(Provided information begins)
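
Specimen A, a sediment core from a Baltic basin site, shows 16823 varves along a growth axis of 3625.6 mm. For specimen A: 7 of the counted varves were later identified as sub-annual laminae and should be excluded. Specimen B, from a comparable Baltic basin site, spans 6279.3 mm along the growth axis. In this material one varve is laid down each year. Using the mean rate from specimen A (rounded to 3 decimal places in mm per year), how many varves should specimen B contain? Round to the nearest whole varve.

Specimen A: after corrections the count is 16823 − 7 = 16816 varves.
A: Mean rate = 3625.6 mm / 16816 years ≈ 0.216 mm/year.
Specimen B: 6279.3 mm / 0.216 mm per year = 29070.83 years ≈ 29071 varves.

29071 varves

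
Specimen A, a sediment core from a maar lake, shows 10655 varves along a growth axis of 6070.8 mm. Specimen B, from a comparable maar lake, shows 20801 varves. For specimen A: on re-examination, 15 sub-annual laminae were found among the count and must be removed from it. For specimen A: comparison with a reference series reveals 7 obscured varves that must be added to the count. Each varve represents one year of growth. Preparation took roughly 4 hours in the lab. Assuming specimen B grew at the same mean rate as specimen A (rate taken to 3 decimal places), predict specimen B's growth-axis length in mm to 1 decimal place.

Specimen A: true varve count = 10655 − 15 + 7 = 10647.
A: 6070.8 mm over 10647 years gives 6070.8 / 10647 ≈ 0.570 mm/year.
Length of B = 0.570 × 20801 = 11856.6 mm.

11856.6 mm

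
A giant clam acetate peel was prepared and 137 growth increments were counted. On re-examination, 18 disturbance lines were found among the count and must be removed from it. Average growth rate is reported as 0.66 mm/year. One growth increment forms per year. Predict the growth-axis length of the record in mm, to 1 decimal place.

True growth increment count = 137 − 18 = 119.
Predicted length = 0.66 mm/year × 119 years = 78.5 mm.

78.5 mm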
(Provided information ends)
→ **Task instructions**
Could you retype the entire listing exactly?

→ **Reply**
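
Specimen A, a sediment core from a Baltic basin site, shows 16823 varves along a growth axis of 3625.6 mm. For specimen A: 7 of the counted varves were later identified as sub-annual laminae and should be excluded. Specimen B, from a comparable Baltic basin site, spans 6279.3 mm along the growth axis. In this material one varve is laid down each year. Using the mean rate from specimen A (rounded to 3 decimal places in mm per year), how many varves should specimen B contain? Round to the nearest whole varve.

Specimen A: after corrections the count is 16823 − 7 = 16816 varves.
A: Mean rate = 3625.6 mm / 16816 years ≈ 0.216 mm/year.
Specimen B: 6279.3 mm / 0.216 mm per year = 29070.83 years ≈ 29071 varves.

29071 varves

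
Specimen A, a sediment core from a maar lake, shows 10655 varves along a growth axis of 6070.8 mm. Specimen B, from a comparable maar lake, shows 20801 varves. For specimen A: on re-examination, 15 sub-annual laminae were found among the count and must be removed from it. For specimen A: comparison with a reference series reveals 7 obscured varves that must be added to the count. Each varve represents one year of growth. Preparation took roughly 4 hours in the lab. Assuming specimen B grew at the same mean rate as specimen A (rate taken to 3 decimal places), predict specimen B's growth-axis length in mm to 1 decimal place.

Specimen A: true varve count = 10655 − 15 + 7 = 10647.
A: 6070.8 mm over 10647 years gives 6070.8 / 10647 ≈ 0.570 mm/year.
Length of B = 0.570 × 20801 = 11856.6 mm.

11856.6 mm

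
A giant clam acetate peel was prepared and 137 growth increments were counted. On re-examination, 18 disturbance lines were found among the count and must be removed from it. Average growth rate is reported as 0.66 mm/year. One growth increment forms per year. Predict the growth-axis length of the record in mm, to 1 decimal place.

True growth increment count = 137 − 18 = 119.
Predicted length = 0.66 mm/year × 119 years = 78.5 mm.

78.5 mm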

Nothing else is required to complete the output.